• Instructions for the task
Filter the listing below down to the lines holding the word "answer", and copy those lines.

--- Supplied records Enclosed Below ---

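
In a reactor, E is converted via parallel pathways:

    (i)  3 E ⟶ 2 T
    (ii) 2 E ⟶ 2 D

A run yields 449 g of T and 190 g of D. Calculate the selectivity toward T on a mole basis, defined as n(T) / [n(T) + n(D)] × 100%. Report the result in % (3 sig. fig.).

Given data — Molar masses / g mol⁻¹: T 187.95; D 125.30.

n(T) = 449 / 187.95 = 2.389 mol
n(D) = 190 / 125.30 = 1.516 mol
selectivity = 2.389/(2.389+1.516) × 100 = 61.18 %

61.2 %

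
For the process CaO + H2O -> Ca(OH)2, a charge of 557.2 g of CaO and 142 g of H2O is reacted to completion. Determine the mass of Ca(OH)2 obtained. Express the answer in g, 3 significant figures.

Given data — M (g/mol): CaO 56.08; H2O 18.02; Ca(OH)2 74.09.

n(CaO) = 557.2 / 56.08 = 9.936 mol
n(H2O) = 142.0 / 18.02 = 7.880 mol
n/ν → CaO: 9.936, H2O: 7.880; H2O is limiting.
n(Ca(OH)2) = (1/1) × 7.880 = 7.880 mol
mass = 7.880 × 74.09 = 583.8 g

584 g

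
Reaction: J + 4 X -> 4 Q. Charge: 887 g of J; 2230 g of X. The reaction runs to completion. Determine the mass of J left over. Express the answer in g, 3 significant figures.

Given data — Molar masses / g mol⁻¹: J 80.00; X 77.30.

n(J) = 887.0 / 80.00 = 11.09 mol
n(X) = 2230 / 77.30 = 28.85 mol
n/ν for J = 11.09/1 = 11.09
n/ν for X = 28.85/4 = 7.213
Smallest n/ν is X → limiting reagent.
J consumed = (1/4) × 28.85 = 7.213 mol
J remaining = 11.09 − 7.213 = 3.877 mol
mass = 3.877 × 80.00 = 310.2 g

310 g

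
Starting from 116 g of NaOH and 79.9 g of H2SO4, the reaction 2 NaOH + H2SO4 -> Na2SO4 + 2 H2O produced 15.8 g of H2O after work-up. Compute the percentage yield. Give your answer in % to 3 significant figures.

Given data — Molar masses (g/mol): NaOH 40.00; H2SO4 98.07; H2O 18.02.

n(NaOH) = 116.0 / 40.00 = 2.900 mol
n(H2SO4) = 79.90 / 98.07 = 0.8147 mol
n/ν → NaOH: 1.450, H2SO4: 0.8147; H2SO4 is limiting.
theoretical n(H2O) = (2/1) × 0.8147 = 1.629 mol → 29.35 g
% yield = 15.8 / 29.35 × 100 = 53.83 %

53.8 %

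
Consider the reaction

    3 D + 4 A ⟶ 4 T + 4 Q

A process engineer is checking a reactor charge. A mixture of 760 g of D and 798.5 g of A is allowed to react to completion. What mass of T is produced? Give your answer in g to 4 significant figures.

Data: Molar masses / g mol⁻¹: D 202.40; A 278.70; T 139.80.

n(D) = 760.0 / 202.40 = 3.755 mol
n(A) = 798.5 / 278.70 = 2.865 mol
n/ν → D: 1.252, A: 0.7163; A is limiting.
n(T) = (4/4) × 2.865 = 2.865 mol
mass = 2.865 × 139.80 = 400.5 g

400.5 g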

--- End of Enclosed Supplied records ---

• Finished exercise
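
For the process CaO + H2O -> Ca(OH)2, a charge of 557.2 g of CaO and 142 g of H2O is reacted to completion. Determine the mass of Ca(OH)2 obtained. Express the answer in g, 3 significant figures.
Reaction: J + 4 X -> 4 Q. Charge: 887 g of J; 2230 g of X. The reaction runs to completion. Determine the mass of J left over. Express the answer in g, 3 significant figures.
Starting from 116 g of NaOH and 79.9 g of H2SO4, the reaction 2 NaOH + H2SO4 -> Na2SO4 + 2 H2O produced 15.8 g of H2O after work-up. Compute the percentage yield. Give your answer in % to 3 significant figures.
A process engineer is checking a reactor charge. A mixture of 760 g of D and 798.5 g of A is allowed to react to completion. What mass of T is produced? Give your answer in g to 4 significant figures.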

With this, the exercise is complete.